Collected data
^^^^

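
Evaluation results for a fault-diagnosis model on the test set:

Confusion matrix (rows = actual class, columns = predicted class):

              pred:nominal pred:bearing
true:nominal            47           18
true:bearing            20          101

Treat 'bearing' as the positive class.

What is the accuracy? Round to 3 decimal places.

0.796

Accuracy = (TP+TN)/N = (101+47)/186 = 0.796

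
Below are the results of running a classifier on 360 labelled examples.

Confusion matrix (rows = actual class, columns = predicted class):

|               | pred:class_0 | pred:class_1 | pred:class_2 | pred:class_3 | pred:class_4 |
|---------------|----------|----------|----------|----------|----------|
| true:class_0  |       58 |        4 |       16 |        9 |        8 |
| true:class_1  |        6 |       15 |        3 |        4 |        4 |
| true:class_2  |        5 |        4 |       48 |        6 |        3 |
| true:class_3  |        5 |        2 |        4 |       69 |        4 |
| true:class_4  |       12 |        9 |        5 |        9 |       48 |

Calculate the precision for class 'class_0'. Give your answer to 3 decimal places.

0.674

One-vs-rest for 'class_0': TP = diagonal; FP = other classes predicted 'class_0'; FN = 'class_0' predicted as other.
precision = TP/(TP+FP).
class_0: TP=58, FP=6+5+5+12=28 → 58/86 = 0.6744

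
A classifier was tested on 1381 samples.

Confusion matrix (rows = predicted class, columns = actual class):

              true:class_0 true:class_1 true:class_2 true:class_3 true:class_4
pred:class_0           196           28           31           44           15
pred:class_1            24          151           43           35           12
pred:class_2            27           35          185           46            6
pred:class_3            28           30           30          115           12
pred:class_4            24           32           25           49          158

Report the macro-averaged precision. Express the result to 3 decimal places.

0.579

Per-class precision (TP/(TP+FP)):
  class_0: TP=196, FP=28+31+44+15=118 → 196/314 = 0.6242
  class_1: TP=151, FP=24+43+35+12=114 → 151/265 = 0.5698
  class_2: TP=185, FP=27+35+46+6=114 → 185/299 = 0.6187
  class_3: TP=115, FP=28+30+30+12=100 → 115/215 = 0.5349
  class_4: TP=158, FP=24+32+25+49=130 → 158/288 = 0.5486
Macro-precision = mean = (0.6242 + 0.5698 + 0.6187 + 0.5349 + 0.5486) / 5 = 0.579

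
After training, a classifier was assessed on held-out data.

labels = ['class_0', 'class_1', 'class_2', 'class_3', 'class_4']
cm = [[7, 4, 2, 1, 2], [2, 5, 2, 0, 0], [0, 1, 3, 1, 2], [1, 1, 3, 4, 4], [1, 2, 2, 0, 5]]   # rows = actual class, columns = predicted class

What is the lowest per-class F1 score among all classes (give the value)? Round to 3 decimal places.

Per-class F1 score (2·TP/(2·TP+FP+FN)):
  class_0: TP=7, FP=2+0+1+1=4, FN=4+2+1+2=9 → 14/27 = 0.5185
  class_1: TP=5, FP=4+1+1+2=8, FN=2+2+0+0=4 → 10/22 = 0.4545
  class_2: TP=3, FP=2+2+3+2=9, FN=0+1+1+2=4 → 6/19 = 0.3158
  class_3: TP=4, FP=1+0+1+0=2, FN=1+1+3+4=9 → 8/19 = 0.4211
  class_4: TP=5, FP=2+0+2+4=8, FN=1+2+2+0=5 → 10/23 = 0.4348
Lowest is class 'class_2' with F1 score = 0.316.

0.316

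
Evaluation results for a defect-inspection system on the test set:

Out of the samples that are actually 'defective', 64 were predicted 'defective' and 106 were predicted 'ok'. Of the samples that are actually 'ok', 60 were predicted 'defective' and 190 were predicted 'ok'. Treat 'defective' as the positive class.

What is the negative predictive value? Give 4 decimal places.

NPV = TN/(TN+FN) = 190/(190+106) = 0.6419

0.6419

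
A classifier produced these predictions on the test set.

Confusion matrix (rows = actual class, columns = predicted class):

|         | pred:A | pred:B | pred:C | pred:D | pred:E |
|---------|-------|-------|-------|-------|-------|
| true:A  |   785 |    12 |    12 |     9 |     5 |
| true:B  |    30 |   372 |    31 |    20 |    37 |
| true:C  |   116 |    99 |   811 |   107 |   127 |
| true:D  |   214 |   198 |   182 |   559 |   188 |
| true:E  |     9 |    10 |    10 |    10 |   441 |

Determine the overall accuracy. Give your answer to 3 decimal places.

0.675

Accuracy = trace / total = (785+372+811+559+441=2968) / 4394 = 2968/4394 = 0.675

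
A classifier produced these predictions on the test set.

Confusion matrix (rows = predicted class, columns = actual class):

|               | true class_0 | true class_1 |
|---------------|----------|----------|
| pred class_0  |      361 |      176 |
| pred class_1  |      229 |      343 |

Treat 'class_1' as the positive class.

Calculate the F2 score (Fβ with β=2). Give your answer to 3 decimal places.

Fβ = (1+β²)·TP / ((1+β²)·TP + β²·FN + FP), with β²=4
= 5·343 / (5·343 + 4·176 + 229) = 0.648

0.648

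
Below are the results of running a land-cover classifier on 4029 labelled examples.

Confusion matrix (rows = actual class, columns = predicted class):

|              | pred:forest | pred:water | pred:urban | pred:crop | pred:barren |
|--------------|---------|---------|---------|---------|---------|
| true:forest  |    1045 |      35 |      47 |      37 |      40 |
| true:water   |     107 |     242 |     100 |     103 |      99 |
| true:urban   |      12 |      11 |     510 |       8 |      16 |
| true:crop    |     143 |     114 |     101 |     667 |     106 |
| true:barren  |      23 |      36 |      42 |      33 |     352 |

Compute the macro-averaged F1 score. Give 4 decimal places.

0.6671

Per-class F1 score (2·TP/(2·TP+FP+FN)):
  forest: TP=1045, FP=107+12+143+23=285, FN=35+47+37+40=159 → 2090/2534 = 0.82478
  water: TP=242, FP=35+11+114+36=196, FN=107+100+103+99=409 → 484/1089 = 0.44444
  urban: TP=510, FP=47+100+101+42=290, FN=12+11+8+16=47 → 1020/1357 = 0.75166
  crop: TP=667, FP=37+103+8+33=181, FN=143+114+101+106=464 → 1334/1979 = 0.67408
  barren: TP=352, FP=40+99+16+106=261, FN=23+36+42+33=134 → 704/1099 = 0.64058
Macro-F1 score = mean = (0.82478 + 0.44444 + 0.75166 + 0.67408 + 0.64058) / 5 = 0.6671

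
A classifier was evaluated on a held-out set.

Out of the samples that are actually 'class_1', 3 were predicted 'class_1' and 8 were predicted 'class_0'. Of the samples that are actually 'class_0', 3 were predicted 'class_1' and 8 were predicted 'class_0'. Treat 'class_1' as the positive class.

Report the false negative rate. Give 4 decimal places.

FNR = FN/(FN+TP) = 8/(8+3) = 0.7273

0.7273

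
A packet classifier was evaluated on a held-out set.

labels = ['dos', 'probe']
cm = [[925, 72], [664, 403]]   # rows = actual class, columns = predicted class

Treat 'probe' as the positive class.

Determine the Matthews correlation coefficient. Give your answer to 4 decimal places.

0.3627

MCC = (TP·TN − FP·FN) / √((TP+FP)(TP+FN)(TN+FP)(TN+FN))
Numerator = 403·925 − 72·664 = 324967
Denominator = √(475·1067·997·1589) = √802928890225 = 896062.9946
MCC = 324967 / 896062.9946 = 0.3627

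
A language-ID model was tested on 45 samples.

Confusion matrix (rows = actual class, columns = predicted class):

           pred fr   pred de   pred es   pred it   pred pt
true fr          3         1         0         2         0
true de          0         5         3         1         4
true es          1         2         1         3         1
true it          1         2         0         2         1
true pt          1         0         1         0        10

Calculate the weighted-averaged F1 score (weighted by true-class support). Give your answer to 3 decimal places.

0.448

Per-class F1 score (2·TP/(2·TP+FP+FN)):
  fr: TP=3, FP=0+1+1+1=3, FN=1+0+2+0=3 → 6/12 = 0.5000
  de: TP=5, FP=1+2+2+0=5, FN=0+3+1+4=8 → 10/23 = 0.4348
  es: TP=1, FP=0+3+0+1=4, FN=1+2+3+1=7 → 2/13 = 0.1538
  it: TP=2, FP=2+1+3+0=6, FN=1+2+0+1=4 → 4/14 = 0.2857
  pt: TP=10, FP=0+4+1+1=6, FN=1+0+1+0=2 → 20/28 = 0.7143
Weighted-F1 score = Σ (supportᵢ/N)·F1 scoreᵢ with N=45: (6/45)·0.5000 + (13/45)·0.4348 + (8/45)·0.1538 + (6/45)·0.2857 + (12/45)·0.7143 = 0.448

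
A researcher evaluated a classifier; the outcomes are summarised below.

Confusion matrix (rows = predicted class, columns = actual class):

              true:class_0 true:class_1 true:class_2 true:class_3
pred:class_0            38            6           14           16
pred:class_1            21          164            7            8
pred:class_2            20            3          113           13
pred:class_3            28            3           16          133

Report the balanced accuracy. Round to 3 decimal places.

Balanced accuracy = mean of per-class recall.
  class_0: recall = 38/107 = 0.3551
  class_1: recall = 164/176 = 0.9318
  class_2: recall = 113/150 = 0.7533
  class_3: recall = 133/170 = 0.7824
Mean = (0.3551 + 0.9318 + 0.7533 + 0.7824) / 4 = 0.706

0.706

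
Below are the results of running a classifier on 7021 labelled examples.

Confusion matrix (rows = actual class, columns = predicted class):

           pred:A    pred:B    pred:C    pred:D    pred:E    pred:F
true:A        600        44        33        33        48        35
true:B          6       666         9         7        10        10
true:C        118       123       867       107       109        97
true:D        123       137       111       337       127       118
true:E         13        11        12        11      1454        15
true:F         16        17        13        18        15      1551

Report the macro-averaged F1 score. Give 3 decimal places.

0.741

Per-class F1 score (2·TP/(2·TP+FP+FN)):
  A: TP=600, FP=6+118+123+13+16=276, FN=44+33+33+48+35=193 → 1200/1669 = 0.7190
  B: TP=666, FP=44+123+137+11+17=332, FN=6+9+7+10+10=42 → 1332/1706 = 0.7808
  C: TP=867, FP=33+9+111+12+13=178, FN=118+123+107+109+97=554 → 1734/2466 = 0.7032
  D: TP=337, FP=33+7+107+11+18=176, FN=123+137+111+127+118=616 → 674/1466 = 0.4598
  E: TP=1454, FP=48+10+109+127+15=309, FN=13+11+12+11+15=62 → 2908/3279 = 0.8869
  F: TP=1551, FP=35+10+97+118+15=275, FN=16+17+13+18+15=79 → 3102/3456 = 0.8976
Macro-F1 score = mean = (0.7190 + 0.7808 + 0.7032 + 0.4598 + 0.8869 + 0.8976) / 6 = 0.741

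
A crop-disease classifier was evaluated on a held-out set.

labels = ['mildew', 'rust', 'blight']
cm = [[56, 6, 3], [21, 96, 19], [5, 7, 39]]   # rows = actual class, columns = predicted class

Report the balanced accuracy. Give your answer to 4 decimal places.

0.7774

Balanced accuracy = mean of per-class recall.
  mildew: recall = 56/65 = 0.86154
  rust: recall = 96/136 = 0.70588
  blight: recall = 39/51 = 0.76471
Mean = (0.86154 + 0.70588 + 0.76471) / 3 = 0.7774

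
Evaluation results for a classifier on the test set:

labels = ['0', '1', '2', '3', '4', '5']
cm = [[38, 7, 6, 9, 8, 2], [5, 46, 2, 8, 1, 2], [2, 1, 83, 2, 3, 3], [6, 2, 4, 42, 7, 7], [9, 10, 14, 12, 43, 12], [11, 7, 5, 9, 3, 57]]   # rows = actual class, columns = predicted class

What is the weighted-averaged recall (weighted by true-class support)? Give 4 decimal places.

0.6332

Per-class recall (TP/(TP+FN)):
  0: TP=38, FN=7+6+9+8+2=32 → 38/70 = 0.54286
  1: TP=46, FN=5+2+8+1+2=18 → 46/64 = 0.71875
  2: TP=83, FN=2+1+2+3+3=11 → 83/94 = 0.88298
  3: TP=42, FN=6+2+4+7+7=26 → 42/68 = 0.61765
  4: TP=43, FN=9+10+14+12+12=57 → 43/100 = 0.43000
  5: TP=57, FN=11+7+5+9+3=35 → 57/92 = 0.61957
Weighted-recall = Σ (supportᵢ/N)·recallᵢ with N=488: (70/488)·0.54286 + (64/488)·0.71875 + (94/488)·0.88298 + (68/488)·0.61765 + (100/488)·0.43000 + (92/488)·0.61957 = 0.6332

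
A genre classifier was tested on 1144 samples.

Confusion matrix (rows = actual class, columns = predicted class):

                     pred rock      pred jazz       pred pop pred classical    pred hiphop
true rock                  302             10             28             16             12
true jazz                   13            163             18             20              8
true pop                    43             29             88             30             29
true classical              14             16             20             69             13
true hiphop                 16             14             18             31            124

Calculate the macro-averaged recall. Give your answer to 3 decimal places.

0.618

Per-class recall (TP/(TP+FN)):
  rock: TP=302, FN=10+28+16+12=66 → 302/368 = 0.8207
  jazz: TP=163, FN=13+18+20+8=59 → 163/222 = 0.7342
  pop: TP=88, FN=43+29+30+29=131 → 88/219 = 0.4018
  classical: TP=69, FN=14+16+20+13=63 → 69/132 = 0.5227
  hiphop: TP=124, FN=16+14+18+31=79 → 124/203 = 0.6108
Macro-recall = mean = (0.8207 + 0.7342 + 0.4018 + 0.5227 + 0.6108) / 5 = 0.618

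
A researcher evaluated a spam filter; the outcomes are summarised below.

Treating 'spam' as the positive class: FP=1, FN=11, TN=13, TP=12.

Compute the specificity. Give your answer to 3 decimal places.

Specificity = TN/(TN+FP) = 13/(13+1) = 0.929

0.929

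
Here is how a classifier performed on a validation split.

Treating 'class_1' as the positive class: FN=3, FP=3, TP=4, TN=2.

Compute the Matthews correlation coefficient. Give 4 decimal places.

MCC = (TP·TN − FP·FN) / √((TP+FP)(TP+FN)(TN+FP)(TN+FN))
Numerator = 4·2 − 3·3 = -1
Denominator = √(7·7·5·5) = √1225 = 35.0000
MCC = -1 / 35.0000 = -0.0286

-0.0286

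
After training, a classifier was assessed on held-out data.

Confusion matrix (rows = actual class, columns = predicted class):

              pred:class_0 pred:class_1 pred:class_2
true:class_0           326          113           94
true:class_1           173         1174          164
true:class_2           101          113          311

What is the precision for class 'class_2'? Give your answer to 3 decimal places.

0.547

precision = TP/(TP+FP).
class_2: TP=311, FP=94+164=258 → 311/569 = 0.5466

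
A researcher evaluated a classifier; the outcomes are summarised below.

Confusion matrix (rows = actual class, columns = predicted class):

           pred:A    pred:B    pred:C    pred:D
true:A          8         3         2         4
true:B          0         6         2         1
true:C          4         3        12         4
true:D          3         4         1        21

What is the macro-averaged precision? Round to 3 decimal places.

Per-class precision (TP/(TP+FP)):
  A: TP=8, FP=0+4+3=7 → 8/15 = 0.5333
  B: TP=6, FP=3+3+4=10 → 6/16 = 0.3750
  C: TP=12, FP=2+2+1=5 → 12/17 = 0.7059
  D: TP=21, FP=4+1+4=9 → 21/30 = 0.7000
Macro-precision = mean = (0.5333 + 0.3750 + 0.7059 + 0.7000) / 4 = 0.579

0.579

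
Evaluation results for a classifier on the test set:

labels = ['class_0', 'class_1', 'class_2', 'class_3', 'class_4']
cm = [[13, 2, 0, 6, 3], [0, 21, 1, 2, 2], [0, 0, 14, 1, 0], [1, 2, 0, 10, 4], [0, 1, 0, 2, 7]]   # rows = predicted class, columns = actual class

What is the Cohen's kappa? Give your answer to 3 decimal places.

0.630

Observed agreement pₒ = trace/N = 65/92 = 0.7065
Expected agreement pₑ = Σ (rowᵢ·colᵢ)/N² = (14·24 + 26·26 + 15·15 + 21·17 + 16·10)/92² = 0.2072
κ = (pₒ − pₑ)/(1 − pₑ) = (0.7065 − 0.2072)/(1 − 0.2072) = 0.630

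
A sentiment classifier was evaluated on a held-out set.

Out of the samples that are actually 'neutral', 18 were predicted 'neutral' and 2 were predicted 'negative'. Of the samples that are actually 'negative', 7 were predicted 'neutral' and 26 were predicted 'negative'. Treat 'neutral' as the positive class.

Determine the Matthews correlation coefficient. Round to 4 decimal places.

0.6679

MCC = (TP·TN − FP·FN) / √((TP+FP)(TP+FN)(TN+FP)(TN+FN))
Numerator = 18·26 − 7·2 = 454
Denominator = √(25·20·33·28) = √462000 = 679.7058
MCC = 454 / 679.7058 = 0.6679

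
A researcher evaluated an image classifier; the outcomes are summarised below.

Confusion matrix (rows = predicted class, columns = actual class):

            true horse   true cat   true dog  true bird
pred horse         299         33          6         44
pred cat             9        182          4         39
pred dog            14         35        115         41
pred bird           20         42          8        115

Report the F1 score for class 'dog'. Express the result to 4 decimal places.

Take TP from the diagonal, FP from the rest of the 'dog' prediction marginal, FN from the rest of the 'dog' actual marginal.
F1 score = 2·TP/(2·TP+FP+FN).
dog: TP=115, FP=14+35+41=90, FN=6+4+8=18 → 230/338 = 0.68047

0.6805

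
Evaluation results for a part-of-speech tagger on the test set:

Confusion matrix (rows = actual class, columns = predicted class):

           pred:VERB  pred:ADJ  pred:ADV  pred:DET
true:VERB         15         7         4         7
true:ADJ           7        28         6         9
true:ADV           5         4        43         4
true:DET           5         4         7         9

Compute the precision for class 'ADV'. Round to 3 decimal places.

One-vs-rest for 'ADV': TP = diagonal; FP = other classes predicted 'ADV'; FN = 'ADV' predicted as other.
precision = TP/(TP+FP).
ADV: TP=43, FP=4+6+7=17 → 43/60 = 0.7167

0.717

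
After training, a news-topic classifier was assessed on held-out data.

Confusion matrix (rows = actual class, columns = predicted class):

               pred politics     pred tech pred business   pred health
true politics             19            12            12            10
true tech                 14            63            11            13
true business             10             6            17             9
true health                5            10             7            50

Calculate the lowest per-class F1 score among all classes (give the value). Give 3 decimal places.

Per-class F1 score (2·TP/(2·TP+FP+FN)):
  politics: TP=19, FP=14+10+5=29, FN=12+12+10=34 → 38/101 = 0.3762
  tech: TP=63, FP=12+6+10=28, FN=14+11+13=38 → 126/192 = 0.6563
  business: TP=17, FP=12+11+7=30, FN=10+6+9=25 → 34/89 = 0.3820
  health: TP=50, FP=10+13+9=32, FN=5+10+7=22 → 100/154 = 0.6494
Lowest is class 'politics' with F1 score = 0.376.

0.376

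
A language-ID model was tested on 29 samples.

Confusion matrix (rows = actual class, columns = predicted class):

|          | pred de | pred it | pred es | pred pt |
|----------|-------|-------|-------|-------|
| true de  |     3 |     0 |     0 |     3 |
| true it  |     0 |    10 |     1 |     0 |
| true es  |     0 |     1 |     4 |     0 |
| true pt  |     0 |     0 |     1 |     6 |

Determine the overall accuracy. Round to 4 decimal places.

Accuracy = trace / total = (3+10+4+6=23) / 29 = 23/29 = 0.7931

0.7931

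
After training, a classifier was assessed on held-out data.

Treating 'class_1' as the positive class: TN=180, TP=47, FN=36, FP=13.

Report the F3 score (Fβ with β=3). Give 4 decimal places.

0.5824

Fβ = (1+β²)·TP / ((1+β²)·TP + β²·FN + FP), with β²=9
= 10·47 / (10·47 + 9·36 + 13) = 0.5824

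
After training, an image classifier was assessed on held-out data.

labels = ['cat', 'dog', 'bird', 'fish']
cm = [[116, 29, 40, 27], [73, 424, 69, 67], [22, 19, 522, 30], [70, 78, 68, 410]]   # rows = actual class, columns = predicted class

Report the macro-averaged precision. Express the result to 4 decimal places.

0.6746

Per-class precision (TP/(TP+FP)):
  cat: TP=116, FP=73+22+70=165 → 116/281 = 0.41281
  dog: TP=424, FP=29+19+78=126 → 424/550 = 0.77091
  bird: TP=522, FP=40+69+68=177 → 522/699 = 0.74678
  fish: TP=410, FP=27+67+30=124 → 410/534 = 0.76779
Macro-precision = mean = (0.41281 + 0.77091 + 0.74678 + 0.76779) / 4 = 0.6746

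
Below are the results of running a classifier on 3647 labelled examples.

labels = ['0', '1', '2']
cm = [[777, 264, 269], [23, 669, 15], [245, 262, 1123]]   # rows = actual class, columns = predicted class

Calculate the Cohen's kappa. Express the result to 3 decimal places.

0.553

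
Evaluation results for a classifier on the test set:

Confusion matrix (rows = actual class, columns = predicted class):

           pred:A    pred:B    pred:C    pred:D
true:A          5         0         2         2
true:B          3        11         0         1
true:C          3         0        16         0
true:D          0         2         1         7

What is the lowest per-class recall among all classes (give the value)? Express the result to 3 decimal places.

Per-class recall (TP/(TP+FN)):
  A: TP=5, FN=0+2+2=4 → 5/9 = 0.5556
  B: TP=11, FN=3+0+1=4 → 11/15 = 0.7333
  C: TP=16, FN=3+0+0=3 → 16/19 = 0.8421
  D: TP=7, FN=0+2+1=3 → 7/10 = 0.7000
Lowest is class 'A' with recall = 0.556.

0.556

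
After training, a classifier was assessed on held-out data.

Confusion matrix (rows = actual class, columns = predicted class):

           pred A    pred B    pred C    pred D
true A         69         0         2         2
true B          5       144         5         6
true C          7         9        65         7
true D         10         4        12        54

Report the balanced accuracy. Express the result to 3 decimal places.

Balanced accuracy = mean of per-class recall.
  A: recall = 69/73 = 0.9452
  B: recall = 144/160 = 0.9000
  C: recall = 65/88 = 0.7386
  D: recall = 54/80 = 0.6750
Mean = (0.9452 + 0.9000 + 0.7386 + 0.6750) / 4 = 0.815

0.815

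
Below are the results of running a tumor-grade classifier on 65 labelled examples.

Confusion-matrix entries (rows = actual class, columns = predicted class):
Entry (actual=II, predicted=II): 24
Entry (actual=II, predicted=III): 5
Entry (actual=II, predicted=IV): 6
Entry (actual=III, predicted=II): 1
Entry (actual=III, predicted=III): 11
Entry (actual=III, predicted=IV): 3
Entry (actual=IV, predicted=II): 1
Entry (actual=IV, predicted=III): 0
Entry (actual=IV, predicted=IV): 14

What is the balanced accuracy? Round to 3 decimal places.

Balanced accuracy = mean of per-class recall.
  II: recall = 24/35 = 0.6857
  III: recall = 11/15 = 0.7333
  IV: recall = 14/15 = 0.9333
Mean = (0.6857 + 0.7333 + 0.9333) / 3 = 0.784

0.784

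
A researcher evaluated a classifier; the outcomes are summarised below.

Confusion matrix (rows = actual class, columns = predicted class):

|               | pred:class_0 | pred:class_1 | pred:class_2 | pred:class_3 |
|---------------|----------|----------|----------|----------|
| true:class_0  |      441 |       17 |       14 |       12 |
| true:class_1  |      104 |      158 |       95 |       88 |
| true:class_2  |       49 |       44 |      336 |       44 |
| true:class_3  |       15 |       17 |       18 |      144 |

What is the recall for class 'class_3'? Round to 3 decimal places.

Treat 'class_3' as positive and all other classes as negative.
recall = TP/(TP+FN).
class_3: TP=144, FN=15+17+18=50 → 144/194 = 0.7423

0.742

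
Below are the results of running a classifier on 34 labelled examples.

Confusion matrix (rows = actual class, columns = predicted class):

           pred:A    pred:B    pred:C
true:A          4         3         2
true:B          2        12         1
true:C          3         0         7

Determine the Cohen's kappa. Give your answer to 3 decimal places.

Observed agreement pₒ = trace/N = 23/34 = 0.6765
Expected agreement pₑ = Σ (rowᵢ·colᵢ)/N² = (9·9 + 15·15 + 10·10)/34² = 0.3512
κ = (pₒ − pₑ)/(1 − pₑ) = (0.6765 − 0.3512)/(1 − 0.3512) = 0.501

0.501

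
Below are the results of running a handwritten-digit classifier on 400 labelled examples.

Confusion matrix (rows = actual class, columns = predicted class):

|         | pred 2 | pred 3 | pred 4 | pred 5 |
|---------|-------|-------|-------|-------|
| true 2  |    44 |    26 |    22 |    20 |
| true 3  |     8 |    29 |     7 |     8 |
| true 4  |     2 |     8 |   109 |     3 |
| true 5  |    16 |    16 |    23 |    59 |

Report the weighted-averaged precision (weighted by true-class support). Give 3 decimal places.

0.617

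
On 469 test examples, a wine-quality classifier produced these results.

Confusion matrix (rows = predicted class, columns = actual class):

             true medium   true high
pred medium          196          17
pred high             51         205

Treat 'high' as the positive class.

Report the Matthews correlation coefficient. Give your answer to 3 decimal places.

0.719

MCC = (TP·TN − FP·FN) / √((TP+FP)(TP+FN)(TN+FP)(TN+FN))
Numerator = 205·196 − 51·17 = 39313
Denominator = √(256·222·247·213) = √2989988352 = 54680.7859
MCC = 39313 / 54680.7859 = 0.719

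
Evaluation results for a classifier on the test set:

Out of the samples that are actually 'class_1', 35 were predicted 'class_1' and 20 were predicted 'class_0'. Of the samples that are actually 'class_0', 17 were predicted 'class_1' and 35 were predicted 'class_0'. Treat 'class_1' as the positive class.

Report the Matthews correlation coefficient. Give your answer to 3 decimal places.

0.309

MCC = (TP·TN − FP·FN) / √((TP+FP)(TP+FN)(TN+FP)(TN+FN))
Numerator = 35·35 − 17·20 = 885
Denominator = √(52·55·52·55) = √8179600 = 2860.0000
MCC = 885 / 2860.0000 = 0.309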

^^^^

**REQUIRED ACTION:** Look above for the line with "A packet classifier" and the line with "Treat 'probe' as the positive class.". Write out those two lines and all the lines between them, exactly, and no others.

**REPLY TO THE TASK:**
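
A packet classifier was evaluated on a held-out set.

labels = ['dos', 'probe']
cm = [[925, 72], [664, 403]]   # rows = actual class, columns = predicted class

Treat 'probe' as the positive class.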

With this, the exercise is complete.